Records from a dataset:
**********
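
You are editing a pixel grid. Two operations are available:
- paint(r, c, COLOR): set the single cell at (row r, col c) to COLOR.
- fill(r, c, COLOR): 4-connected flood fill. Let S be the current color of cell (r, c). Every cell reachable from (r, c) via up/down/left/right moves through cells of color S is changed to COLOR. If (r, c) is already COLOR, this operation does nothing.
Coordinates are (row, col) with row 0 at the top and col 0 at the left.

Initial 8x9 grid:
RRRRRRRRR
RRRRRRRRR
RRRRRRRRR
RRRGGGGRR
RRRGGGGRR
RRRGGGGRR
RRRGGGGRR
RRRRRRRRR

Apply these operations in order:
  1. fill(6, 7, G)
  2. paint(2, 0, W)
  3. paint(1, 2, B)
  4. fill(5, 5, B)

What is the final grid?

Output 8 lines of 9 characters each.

After op 1 fill(6,7,G) [56 cells changed]:
GGGGGGGGG
GGGGGGGGG
GGGGGGGGG
GGGGGGGGG
GGGGGGGGG
GGGGGGGGG
GGGGGGGGG
GGGGGGGGG
After op 2 paint(2,0,W):
GGGGGGGGG
GGGGGGGGG
WGGGGGGGG
GGGGGGGGG
GGGGGGGGG
GGGGGGGGG
GGGGGGGGG
GGGGGGGGG
After op 3 paint(1,2,B):
GGGGGGGGG
GGBGGGGGG
WGGGGGGGG
GGGGGGGGG
GGGGGGGGG
GGGGGGGGG
GGGGGGGGG
GGGGGGGGG
After op 4 fill(5,5,B) [70 cells changed]:
BBBBBBBBB
BBBBBBBBB
WBBBBBBBB
BBBBBBBBB
BBBBBBBBB
BBBBBBBBB
BBBBBBBBB
BBBBBBBBB

Answer: BBBBBBBBB
BBBBBBBBB
WBBBBBBBB
BBBBBBBBB
BBBBBBBBB
BBBBBBBBB
BBBBBBBBB
BBBBBBBBB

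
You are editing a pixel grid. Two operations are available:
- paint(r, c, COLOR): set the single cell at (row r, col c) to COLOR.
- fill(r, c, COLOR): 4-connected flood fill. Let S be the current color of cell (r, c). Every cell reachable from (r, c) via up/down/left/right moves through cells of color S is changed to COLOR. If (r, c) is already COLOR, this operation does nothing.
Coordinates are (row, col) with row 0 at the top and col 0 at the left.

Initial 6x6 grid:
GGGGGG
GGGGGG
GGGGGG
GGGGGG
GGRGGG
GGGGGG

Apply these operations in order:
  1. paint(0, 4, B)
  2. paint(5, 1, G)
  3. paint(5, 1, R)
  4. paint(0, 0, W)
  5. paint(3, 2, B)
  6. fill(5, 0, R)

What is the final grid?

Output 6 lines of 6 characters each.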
**********
→ **What to work on**
Every record shown above must be echoed exactly.

→ **Written solution**
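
You are editing a pixel grid. Two operations are available:
- paint(r, c, COLOR): set the single cell at (row r, col c) to COLOR.
- fill(r, c, COLOR): 4-connected flood fill. Let S be the current color of cell (r, c). Every cell reachable from (r, c) via up/down/left/right moves through cells of color S is changed to COLOR. If (r, c) is already COLOR, this operation does nothing.
Coordinates are (row, col) with row 0 at the top and col 0 at the left.

Initial 8x9 grid:
RRRRRRRRR
RRRRRRRRR
RRRRRRRRR
RRRGGGGRR
RRRGGGGRR
RRRGGGGRR
RRRGGGGRR
RRRRRRRRR

Apply these operations in order:
  1. fill(6, 7, G)
  2. paint(2, 0, W)
  3. paint(1, 2, B)
  4. fill(5, 5, B)

What is the final grid?

Output 8 lines of 9 characters each.

After op 1 fill(6,7,G) [56 cells changed]:
GGGGGGGGG
GGGGGGGGG
GGGGGGGGG
GGGGGGGGG
GGGGGGGGG
GGGGGGGGG
GGGGGGGGG
GGGGGGGGG
After op 2 paint(2,0,W):
GGGGGGGGG
GGGGGGGGG
WGGGGGGGG
GGGGGGGGG
GGGGGGGGG
GGGGGGGGG
GGGGGGGGG
GGGGGGGGG
After op 3 paint(1,2,B):
GGGGGGGGG
GGBGGGGGG
WGGGGGGGG
GGGGGGGGG
GGGGGGGGG
GGGGGGGGG
GGGGGGGGG
GGGGGGGGG
After op 4 fill(5,5,B) [70 cells changed]:
BBBBBBBBB
BBBBBBBBB
WBBBBBBBB
BBBBBBBBB
BBBBBBBBB
BBBBBBBBB
BBBBBBBBB
BBBBBBBBB

Answer: BBBBBBBBB
BBBBBBBBB
WBBBBBBBB
BBBBBBBBB
BBBBBBBBB
BBBBBBBBB
BBBBBBBBB
BBBBBBBBB

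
You are editing a pixel grid. Two operations are available:
- paint(r, c, COLOR): set the single cell at (row r, col c) to COLOR.
- fill(r, c, COLOR): 4-connected flood fill. Let S be the current color of cell (r, c). Every cell reachable from (r, c) via up/down/left/right moves through cells of color S is changed to COLOR. If (r, c) is already COLOR, this operation does nothing.
Coordinates are (row, col) with row 0 at the top and col 0 at the left.

Initial 6x6 grid:
GGGGGG
GGGGGG
GGGGGG
GGGGGG
GGRGGG
GGGGGG

Apply these operations in order:
  1. paint(0, 4, B)
  2. paint(5, 1, G)
  3. paint(5, 1, R)
  4. paint(0, 0, W)
  5. paint(3, 2, B)
  6. fill(5, 0, R)

What is the final grid?

Output 6 lines of 6 characters each.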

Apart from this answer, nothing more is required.